**WHAT THE EXERCISE ASKS:** For this listing, the lines between the one holding "i))) and n?" and the one holding "Proof: y = q", inclusive, must be set down exactly.

**RECORDS FOR THE EXERCISE:**
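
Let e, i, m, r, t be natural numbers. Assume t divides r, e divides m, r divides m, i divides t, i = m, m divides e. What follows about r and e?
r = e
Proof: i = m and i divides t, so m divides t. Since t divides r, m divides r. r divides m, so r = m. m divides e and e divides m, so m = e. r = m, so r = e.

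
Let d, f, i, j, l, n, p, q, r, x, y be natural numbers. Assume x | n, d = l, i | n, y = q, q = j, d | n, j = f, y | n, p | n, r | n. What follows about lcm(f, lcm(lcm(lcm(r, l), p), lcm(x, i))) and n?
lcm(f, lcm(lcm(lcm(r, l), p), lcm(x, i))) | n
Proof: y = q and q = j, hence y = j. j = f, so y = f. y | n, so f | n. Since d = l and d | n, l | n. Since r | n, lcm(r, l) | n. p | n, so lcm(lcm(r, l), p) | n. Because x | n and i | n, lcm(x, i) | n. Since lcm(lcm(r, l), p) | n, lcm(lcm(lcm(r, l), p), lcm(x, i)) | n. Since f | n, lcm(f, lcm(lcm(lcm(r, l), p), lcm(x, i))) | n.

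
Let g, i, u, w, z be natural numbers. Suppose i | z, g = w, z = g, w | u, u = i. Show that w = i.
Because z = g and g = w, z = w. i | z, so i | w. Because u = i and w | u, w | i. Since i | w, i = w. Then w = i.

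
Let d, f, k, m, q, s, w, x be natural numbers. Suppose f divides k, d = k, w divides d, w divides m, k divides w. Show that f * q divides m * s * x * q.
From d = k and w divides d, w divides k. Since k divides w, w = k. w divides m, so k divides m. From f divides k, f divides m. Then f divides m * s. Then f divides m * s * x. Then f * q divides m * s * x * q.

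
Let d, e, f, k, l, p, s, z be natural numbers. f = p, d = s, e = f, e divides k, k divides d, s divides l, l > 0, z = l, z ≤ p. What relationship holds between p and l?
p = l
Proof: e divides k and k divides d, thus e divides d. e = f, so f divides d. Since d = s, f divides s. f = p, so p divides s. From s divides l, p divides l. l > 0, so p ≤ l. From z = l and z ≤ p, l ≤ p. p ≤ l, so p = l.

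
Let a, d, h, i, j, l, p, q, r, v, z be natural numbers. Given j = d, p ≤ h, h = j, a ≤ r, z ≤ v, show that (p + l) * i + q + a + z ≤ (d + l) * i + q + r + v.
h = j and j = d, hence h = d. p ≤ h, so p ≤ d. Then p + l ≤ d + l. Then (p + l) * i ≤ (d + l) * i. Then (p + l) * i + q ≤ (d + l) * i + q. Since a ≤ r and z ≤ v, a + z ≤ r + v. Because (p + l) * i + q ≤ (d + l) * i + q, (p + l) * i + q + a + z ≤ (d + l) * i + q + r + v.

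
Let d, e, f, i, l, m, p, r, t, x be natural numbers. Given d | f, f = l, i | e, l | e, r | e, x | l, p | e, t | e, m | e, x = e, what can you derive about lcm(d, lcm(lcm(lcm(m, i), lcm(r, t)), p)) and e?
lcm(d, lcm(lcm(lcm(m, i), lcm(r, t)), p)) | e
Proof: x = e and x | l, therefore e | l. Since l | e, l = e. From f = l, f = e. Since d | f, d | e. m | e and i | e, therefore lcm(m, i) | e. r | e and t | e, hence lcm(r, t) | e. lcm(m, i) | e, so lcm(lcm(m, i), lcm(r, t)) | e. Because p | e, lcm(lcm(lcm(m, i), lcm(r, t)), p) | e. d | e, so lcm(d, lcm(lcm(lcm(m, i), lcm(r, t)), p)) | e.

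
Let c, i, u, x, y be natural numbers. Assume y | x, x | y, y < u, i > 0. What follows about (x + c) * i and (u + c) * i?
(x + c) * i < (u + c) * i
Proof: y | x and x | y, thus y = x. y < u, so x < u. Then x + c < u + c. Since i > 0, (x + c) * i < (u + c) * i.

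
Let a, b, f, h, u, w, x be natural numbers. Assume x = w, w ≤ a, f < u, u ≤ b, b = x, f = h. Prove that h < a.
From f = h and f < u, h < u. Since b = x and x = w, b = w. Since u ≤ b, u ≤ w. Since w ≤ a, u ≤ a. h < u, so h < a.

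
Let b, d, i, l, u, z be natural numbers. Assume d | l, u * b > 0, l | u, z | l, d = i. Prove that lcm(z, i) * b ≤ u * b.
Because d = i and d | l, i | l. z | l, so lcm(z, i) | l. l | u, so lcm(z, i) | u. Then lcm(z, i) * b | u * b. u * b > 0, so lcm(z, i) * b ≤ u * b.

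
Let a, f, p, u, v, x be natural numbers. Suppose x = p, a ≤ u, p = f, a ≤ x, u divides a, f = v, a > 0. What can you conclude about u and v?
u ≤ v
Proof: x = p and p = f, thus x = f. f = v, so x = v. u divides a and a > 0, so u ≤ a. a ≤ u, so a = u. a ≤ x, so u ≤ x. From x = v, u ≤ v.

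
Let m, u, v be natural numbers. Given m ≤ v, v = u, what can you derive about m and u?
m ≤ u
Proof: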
==
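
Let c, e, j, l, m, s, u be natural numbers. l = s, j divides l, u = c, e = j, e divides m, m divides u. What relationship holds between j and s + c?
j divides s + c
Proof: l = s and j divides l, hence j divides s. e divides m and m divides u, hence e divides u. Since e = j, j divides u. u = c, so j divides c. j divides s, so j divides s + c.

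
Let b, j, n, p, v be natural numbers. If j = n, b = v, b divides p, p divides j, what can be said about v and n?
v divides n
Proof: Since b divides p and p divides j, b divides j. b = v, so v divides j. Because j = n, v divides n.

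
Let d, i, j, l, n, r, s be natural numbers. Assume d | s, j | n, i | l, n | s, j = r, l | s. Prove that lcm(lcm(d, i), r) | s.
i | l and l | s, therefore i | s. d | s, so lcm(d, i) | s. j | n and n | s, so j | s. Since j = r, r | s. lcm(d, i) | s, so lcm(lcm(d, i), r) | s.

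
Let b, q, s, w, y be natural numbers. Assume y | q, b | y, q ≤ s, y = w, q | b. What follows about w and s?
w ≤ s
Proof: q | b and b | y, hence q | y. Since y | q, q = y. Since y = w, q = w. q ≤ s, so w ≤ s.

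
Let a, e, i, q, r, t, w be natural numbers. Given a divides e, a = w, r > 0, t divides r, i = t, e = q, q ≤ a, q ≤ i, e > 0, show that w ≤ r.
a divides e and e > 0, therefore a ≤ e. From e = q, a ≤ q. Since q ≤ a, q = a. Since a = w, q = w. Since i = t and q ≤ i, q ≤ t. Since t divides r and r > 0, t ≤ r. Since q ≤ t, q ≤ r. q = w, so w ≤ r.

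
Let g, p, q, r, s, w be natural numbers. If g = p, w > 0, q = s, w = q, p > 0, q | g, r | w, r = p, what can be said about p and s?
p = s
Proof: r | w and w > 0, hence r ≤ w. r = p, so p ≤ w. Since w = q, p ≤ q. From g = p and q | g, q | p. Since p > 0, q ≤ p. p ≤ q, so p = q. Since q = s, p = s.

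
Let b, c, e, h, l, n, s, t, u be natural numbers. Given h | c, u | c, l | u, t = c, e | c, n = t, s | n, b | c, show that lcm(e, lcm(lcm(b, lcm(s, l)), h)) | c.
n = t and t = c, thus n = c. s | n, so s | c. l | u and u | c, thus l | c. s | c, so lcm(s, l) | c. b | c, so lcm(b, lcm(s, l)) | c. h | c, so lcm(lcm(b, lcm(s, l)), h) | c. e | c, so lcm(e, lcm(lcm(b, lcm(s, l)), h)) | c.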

**RESULT FOR THIS TASK:**
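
Let d, f, i, j, l, n, p, q, r, x, y be natural numbers. Assume x | n, d = l, i | n, y = q, q = j, d | n, j = f, y | n, p | n, r | n. What follows about lcm(f, lcm(lcm(lcm(r, l), p), lcm(x, i))) and n?
lcm(f, lcm(lcm(lcm(r, l), p), lcm(x, i))) | n
Proof: y = q and q = j, hence y = j. j = f, so y = f. y | n, so f | n. Since d = l and d | n, l | n. Since r | n, lcm(r, l) | n. p | n, so lcm(lcm(r, l), p) | n. Because x | n and i | n, lcm(x, i) | n. Since lcm(lcm(r, l), p) | n, lcm(lcm(lcm(r, l), p), lcm(x, i)) | n. Since f | n, lcm(f, lcm(lcm(lcm(r, l), p), lcm(x, i))) | n.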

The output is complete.